Please give back word for word the lines of the material below between the line containing "Give the corrected 15-bit codeword. Answer" and the line containing "A DNA storage", inclusive.

Records shown Block Start

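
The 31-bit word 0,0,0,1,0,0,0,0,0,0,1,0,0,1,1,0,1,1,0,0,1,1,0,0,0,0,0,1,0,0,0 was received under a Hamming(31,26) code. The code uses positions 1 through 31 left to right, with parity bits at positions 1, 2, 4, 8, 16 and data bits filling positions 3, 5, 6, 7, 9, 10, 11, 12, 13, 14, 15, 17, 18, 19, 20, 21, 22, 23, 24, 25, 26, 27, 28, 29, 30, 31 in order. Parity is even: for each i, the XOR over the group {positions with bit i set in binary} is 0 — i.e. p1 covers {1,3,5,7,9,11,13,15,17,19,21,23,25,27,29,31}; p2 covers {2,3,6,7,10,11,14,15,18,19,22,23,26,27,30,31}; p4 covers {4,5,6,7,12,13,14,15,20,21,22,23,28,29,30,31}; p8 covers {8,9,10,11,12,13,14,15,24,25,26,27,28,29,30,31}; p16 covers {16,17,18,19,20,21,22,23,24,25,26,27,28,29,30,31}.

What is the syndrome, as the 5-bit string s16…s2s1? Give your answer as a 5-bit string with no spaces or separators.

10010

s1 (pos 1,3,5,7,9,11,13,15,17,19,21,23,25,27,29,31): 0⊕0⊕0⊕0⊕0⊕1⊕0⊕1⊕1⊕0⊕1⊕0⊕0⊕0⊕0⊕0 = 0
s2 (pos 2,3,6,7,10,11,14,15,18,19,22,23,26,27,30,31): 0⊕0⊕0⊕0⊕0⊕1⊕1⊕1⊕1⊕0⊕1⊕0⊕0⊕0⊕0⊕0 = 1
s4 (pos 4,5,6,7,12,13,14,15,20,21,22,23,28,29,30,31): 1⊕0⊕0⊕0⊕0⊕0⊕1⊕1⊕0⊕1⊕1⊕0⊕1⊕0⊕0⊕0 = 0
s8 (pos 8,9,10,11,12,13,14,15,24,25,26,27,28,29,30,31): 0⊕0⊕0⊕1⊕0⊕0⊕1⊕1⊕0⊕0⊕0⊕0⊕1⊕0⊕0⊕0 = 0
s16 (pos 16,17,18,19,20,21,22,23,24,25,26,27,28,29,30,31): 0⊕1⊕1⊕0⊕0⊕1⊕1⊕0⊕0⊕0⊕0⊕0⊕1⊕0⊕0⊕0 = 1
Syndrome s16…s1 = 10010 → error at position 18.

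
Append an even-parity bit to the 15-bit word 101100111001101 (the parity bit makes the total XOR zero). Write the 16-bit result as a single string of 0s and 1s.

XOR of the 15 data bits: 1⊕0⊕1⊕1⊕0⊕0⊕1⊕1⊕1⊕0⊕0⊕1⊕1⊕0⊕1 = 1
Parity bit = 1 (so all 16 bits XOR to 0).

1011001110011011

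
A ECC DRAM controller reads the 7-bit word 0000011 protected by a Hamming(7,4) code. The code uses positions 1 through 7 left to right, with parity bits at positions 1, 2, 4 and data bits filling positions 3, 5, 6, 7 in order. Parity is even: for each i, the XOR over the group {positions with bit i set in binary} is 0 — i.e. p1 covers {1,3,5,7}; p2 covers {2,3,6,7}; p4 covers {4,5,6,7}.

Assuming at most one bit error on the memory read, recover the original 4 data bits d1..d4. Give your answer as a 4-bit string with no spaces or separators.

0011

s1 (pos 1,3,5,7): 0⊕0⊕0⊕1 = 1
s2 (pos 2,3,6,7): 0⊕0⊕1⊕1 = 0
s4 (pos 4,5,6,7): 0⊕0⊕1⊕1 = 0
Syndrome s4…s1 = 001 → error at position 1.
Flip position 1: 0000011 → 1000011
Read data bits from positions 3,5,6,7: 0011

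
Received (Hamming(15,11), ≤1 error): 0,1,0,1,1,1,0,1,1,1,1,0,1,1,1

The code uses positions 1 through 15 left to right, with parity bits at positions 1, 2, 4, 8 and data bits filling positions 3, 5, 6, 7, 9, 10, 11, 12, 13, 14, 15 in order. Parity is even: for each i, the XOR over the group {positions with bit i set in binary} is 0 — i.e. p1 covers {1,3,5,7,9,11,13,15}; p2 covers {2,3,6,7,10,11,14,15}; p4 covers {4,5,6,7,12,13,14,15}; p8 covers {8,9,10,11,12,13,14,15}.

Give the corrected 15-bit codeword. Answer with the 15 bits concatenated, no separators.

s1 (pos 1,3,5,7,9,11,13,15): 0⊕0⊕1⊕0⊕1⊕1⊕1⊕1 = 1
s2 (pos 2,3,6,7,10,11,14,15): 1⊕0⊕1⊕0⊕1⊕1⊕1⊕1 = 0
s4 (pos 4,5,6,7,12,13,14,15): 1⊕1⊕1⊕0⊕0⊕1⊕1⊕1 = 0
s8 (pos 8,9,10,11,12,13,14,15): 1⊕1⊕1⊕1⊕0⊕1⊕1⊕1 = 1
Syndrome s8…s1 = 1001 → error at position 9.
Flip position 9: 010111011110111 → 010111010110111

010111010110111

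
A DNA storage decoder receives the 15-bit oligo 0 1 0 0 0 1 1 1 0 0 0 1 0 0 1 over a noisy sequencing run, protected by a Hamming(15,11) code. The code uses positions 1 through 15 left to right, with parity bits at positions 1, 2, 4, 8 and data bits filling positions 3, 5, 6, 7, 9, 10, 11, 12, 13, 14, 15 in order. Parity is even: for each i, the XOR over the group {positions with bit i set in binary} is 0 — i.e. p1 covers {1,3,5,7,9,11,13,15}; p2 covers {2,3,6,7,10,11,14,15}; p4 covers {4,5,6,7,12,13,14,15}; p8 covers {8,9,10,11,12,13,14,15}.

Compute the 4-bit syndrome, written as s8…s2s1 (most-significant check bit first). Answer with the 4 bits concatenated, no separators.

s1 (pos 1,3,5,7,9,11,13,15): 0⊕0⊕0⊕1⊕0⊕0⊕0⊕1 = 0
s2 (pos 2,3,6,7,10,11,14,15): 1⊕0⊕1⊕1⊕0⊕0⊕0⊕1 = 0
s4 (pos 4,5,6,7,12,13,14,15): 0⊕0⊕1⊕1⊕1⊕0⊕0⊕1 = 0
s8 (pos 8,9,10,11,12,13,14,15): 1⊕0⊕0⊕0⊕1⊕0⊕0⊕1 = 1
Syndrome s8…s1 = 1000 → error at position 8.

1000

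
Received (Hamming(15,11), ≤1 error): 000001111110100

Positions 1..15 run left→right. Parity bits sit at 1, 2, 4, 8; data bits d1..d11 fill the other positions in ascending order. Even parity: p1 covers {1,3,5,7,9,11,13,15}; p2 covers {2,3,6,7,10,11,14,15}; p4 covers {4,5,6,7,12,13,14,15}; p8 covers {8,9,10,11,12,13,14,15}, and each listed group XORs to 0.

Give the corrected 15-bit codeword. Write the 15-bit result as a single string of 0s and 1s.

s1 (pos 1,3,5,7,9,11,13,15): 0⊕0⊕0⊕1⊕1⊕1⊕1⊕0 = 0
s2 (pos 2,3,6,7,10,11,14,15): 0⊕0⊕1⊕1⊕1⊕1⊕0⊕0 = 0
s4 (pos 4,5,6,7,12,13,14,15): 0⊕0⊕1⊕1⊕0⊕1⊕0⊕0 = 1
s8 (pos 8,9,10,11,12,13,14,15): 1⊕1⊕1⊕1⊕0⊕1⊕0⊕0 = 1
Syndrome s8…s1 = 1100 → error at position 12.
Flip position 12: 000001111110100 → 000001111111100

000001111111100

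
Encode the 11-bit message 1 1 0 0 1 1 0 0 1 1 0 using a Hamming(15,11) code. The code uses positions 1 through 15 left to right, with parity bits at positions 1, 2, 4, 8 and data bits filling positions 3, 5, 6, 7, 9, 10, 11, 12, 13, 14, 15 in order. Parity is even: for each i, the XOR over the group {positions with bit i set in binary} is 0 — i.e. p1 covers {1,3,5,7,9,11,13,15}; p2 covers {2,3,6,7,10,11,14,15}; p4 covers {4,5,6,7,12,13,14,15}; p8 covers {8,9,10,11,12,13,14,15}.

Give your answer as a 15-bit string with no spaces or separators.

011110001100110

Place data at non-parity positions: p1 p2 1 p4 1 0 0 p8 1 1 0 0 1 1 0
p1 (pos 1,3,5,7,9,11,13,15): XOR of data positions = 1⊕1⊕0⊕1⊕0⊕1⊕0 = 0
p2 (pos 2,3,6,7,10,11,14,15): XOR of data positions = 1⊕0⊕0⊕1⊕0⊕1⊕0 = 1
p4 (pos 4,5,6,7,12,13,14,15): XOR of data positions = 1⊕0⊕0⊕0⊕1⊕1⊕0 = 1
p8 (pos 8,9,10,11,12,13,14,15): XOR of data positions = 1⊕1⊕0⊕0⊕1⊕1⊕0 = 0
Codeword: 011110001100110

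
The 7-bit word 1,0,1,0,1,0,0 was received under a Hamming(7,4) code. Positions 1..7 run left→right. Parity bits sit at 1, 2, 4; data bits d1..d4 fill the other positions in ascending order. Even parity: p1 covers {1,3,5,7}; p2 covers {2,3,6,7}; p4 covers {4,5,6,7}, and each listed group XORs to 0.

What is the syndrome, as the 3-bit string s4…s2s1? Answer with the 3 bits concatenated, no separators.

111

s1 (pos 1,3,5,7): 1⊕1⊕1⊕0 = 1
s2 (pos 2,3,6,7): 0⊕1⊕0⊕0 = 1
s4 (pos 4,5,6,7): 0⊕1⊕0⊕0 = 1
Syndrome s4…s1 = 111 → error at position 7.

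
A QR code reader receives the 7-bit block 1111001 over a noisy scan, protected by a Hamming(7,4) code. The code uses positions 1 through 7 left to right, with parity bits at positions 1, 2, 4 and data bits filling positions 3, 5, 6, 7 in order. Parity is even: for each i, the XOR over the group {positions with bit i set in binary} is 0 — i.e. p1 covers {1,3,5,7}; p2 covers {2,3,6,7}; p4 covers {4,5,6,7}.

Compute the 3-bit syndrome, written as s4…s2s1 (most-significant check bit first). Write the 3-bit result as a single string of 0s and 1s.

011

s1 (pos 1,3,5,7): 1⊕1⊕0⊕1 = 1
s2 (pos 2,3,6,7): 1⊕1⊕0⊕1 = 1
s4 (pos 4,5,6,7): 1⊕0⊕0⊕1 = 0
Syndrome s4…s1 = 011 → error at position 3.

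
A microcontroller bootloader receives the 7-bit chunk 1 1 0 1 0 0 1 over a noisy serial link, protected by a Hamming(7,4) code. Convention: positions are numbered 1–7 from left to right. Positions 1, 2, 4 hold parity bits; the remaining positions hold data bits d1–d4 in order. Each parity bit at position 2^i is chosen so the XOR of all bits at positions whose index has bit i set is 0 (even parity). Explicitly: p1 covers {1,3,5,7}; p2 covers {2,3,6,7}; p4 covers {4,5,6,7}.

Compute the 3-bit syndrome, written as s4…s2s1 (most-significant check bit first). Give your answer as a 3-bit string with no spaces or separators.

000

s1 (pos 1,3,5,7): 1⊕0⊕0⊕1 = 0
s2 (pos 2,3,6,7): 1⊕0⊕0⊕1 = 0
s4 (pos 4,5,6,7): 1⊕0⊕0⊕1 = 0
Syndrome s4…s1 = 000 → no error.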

Records shown Block End

● **Solution to the exercise**
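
Give the corrected 15-bit codeword. Answer with the 15 bits concatenated, no separators.

s1 (pos 1,3,5,7,9,11,13,15): 0⊕0⊕1⊕0⊕1⊕1⊕1⊕1 = 1
s2 (pos 2,3,6,7,10,11,14,15): 1⊕0⊕1⊕0⊕1⊕1⊕1⊕1 = 0
s4 (pos 4,5,6,7,12,13,14,15): 1⊕1⊕1⊕0⊕0⊕1⊕1⊕1 = 0
s8 (pos 8,9,10,11,12,13,14,15): 1⊕1⊕1⊕1⊕0⊕1⊕1⊕1 = 1
Syndrome s8…s1 = 1001 → error at position 9.
Flip position 9: 010111011110111 → 010111010110111

010111010110111

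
A DNA storage decoder receives the 15-bit oligo 0 1 0 0 0 1 1 1 0 0 0 1 0 0 1 over a noisy sequencing run, protected by a Hamming(15,11) code. The code uses positions 1 through 15 left to right, with parity bits at positions 1, 2, 4, 8 and data bits filling positions 3, 5, 6, 7, 9, 10, 11, 12, 13, 14, 15 in order. Parity is even: for each i, the XOR over the group {positions with bit i set in binary} is 0 — i.e. p1 covers {1,3,5,7,9,11,13,15}; p2 covers {2,3,6,7,10,11,14,15}; p4 covers {4,5,6,7,12,13,14,15}; p8 covers {8,9,10,11,12,13,14,15}.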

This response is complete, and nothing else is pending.